= Prompt =
Only the lines from the top of the data through the line containing "What is the translated peptide?" should be duplicated, exactly as they appear.

(Saved data entries)
::::

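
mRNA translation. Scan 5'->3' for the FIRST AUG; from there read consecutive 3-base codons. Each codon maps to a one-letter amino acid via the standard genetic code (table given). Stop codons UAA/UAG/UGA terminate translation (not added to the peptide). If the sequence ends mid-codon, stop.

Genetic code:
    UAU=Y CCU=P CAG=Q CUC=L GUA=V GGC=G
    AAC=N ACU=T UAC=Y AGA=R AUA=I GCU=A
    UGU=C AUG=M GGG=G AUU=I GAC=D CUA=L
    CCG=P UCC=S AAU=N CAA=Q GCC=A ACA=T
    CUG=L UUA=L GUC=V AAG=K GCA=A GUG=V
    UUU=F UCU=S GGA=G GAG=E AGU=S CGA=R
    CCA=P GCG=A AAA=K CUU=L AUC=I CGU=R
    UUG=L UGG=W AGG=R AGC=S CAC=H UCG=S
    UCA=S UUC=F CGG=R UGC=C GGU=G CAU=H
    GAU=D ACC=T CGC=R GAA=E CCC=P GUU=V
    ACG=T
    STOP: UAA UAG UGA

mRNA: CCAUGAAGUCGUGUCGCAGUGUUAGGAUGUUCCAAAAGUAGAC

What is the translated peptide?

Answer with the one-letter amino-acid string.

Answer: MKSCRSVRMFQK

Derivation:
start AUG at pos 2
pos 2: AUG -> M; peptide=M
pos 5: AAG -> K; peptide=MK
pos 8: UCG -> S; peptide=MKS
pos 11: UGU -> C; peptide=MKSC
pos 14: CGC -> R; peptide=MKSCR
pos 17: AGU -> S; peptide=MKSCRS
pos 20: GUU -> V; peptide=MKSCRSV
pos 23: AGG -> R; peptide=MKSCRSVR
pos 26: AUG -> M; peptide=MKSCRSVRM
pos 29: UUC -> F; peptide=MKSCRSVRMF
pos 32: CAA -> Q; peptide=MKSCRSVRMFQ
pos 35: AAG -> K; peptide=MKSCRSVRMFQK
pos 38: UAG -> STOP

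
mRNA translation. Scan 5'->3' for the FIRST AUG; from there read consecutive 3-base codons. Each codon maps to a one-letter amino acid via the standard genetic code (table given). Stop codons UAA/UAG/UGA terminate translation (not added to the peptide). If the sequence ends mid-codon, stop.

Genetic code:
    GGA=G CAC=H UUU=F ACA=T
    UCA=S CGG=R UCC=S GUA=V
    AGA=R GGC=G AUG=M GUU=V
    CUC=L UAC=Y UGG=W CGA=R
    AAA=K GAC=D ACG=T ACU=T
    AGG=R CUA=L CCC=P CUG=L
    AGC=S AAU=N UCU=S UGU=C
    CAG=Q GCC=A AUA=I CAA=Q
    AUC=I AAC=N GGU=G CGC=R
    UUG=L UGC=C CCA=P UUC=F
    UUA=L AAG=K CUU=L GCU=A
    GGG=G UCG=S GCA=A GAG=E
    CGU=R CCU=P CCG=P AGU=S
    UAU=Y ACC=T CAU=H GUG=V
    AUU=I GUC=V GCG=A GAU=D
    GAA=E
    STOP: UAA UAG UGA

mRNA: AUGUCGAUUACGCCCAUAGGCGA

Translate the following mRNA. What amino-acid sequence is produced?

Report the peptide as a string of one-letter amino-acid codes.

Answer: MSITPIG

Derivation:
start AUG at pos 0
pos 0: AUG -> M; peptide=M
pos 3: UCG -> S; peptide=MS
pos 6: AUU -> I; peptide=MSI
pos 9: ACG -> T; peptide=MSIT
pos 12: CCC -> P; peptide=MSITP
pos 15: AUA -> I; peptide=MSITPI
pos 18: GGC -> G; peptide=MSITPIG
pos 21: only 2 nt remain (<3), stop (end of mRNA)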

::::

= Task result =
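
mRNA translation. Scan 5'->3' for the FIRST AUG; from there read consecutive 3-base codons. Each codon maps to a one-letter amino acid via the standard genetic code (table given). Stop codons UAA/UAG/UGA terminate translation (not added to the peptide). If the sequence ends mid-codon, stop.

Genetic code:
    UAU=Y CCU=P CAG=Q CUC=L GUA=V GGC=G
    AAC=N ACU=T UAC=Y AGA=R AUA=I GCU=A
    UGU=C AUG=M GGG=G AUU=I GAC=D CUA=L
    CCG=P UCC=S AAU=N CAA=Q GCC=A ACA=T
    CUG=L UUA=L GUC=V AAG=K GCA=A GUG=V
    UUU=F UCU=S GGA=G GAG=E AGU=S CGA=R
    CCA=P GCG=A AAA=K CUU=L AUC=I CGU=R
    UUG=L UGG=W AGG=R AGC=S CAC=H UCG=S
    UCA=S UUC=F CGG=R UGC=C GGU=G CAU=H
    GAU=D ACC=T CGC=R GAA=E CCC=P GUU=V
    ACG=T
    STOP: UAA UAG UGA

mRNA: CCAUGAAGUCGUGUCGCAGUGUUAGGAUGUUCCAAAAGUAGAC

What is the translated peptide?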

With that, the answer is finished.